[What the task asks] From the records below, please repeat exactly the line that has "A robotic joint position loop has plant G(s)", the line that has "A feedback control", and every line between them, and nothing else.

(Records from a collection)
────────────────────

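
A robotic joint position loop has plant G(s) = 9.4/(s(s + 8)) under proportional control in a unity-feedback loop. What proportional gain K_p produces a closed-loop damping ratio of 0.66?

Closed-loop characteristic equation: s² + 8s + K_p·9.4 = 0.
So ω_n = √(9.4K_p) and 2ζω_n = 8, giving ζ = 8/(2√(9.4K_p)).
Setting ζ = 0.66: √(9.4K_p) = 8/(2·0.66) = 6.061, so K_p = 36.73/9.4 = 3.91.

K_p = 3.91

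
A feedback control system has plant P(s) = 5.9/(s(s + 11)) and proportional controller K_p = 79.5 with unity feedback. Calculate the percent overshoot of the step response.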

────────────────────

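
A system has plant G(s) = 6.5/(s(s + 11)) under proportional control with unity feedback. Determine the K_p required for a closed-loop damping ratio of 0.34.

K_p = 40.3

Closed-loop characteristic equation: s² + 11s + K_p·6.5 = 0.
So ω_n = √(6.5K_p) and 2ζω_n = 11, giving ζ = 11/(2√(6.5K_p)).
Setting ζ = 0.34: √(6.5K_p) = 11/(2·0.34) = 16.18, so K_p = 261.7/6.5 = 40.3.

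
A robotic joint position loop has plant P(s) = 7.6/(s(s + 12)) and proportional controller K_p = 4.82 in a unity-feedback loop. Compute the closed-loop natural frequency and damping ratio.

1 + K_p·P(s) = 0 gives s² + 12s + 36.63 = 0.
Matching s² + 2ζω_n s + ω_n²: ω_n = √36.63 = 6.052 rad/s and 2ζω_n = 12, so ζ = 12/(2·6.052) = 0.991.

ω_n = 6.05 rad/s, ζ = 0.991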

────────────────────

[Task result]
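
A robotic joint position loop has plant G(s) = 9.4/(s(s + 8)) under proportional control in a unity-feedback loop. What proportional gain K_p produces a closed-loop damping ratio of 0.66?

Closed-loop characteristic equation: s² + 8s + K_p·9.4 = 0.
So ω_n = √(9.4K_p) and 2ζω_n = 8, giving ζ = 8/(2√(9.4K_p)).
Setting ζ = 0.66: √(9.4K_p) = 8/(2·0.66) = 6.061, so K_p = 36.73/9.4 = 3.91.

K_p = 3.91

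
A feedback control system has plant P(s) = 5.9/(s(s + 11)) and proportional controller K_p = 79.5 with unity feedback. Calculate the percent overshoot of the step response.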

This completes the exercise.